= PROBLEM TO WORK ON =
State only how many lines below include the word "What".

= SUPPLIED RECORDS =
++++++++
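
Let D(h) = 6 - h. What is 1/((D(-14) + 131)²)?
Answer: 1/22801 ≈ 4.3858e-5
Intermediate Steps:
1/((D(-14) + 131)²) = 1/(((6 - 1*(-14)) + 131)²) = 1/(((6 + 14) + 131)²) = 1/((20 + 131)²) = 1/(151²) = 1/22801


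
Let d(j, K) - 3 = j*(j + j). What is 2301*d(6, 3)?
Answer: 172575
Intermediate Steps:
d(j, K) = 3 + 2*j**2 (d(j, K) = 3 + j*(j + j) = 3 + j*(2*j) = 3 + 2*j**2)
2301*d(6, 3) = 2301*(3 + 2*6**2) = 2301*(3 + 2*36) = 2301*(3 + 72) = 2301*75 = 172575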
++++++++
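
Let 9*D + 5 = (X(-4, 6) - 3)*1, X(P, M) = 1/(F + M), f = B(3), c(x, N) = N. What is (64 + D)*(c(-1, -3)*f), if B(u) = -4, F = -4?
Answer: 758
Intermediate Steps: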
++++++++
= RESPONSE FOR THIS EXERCISE =
3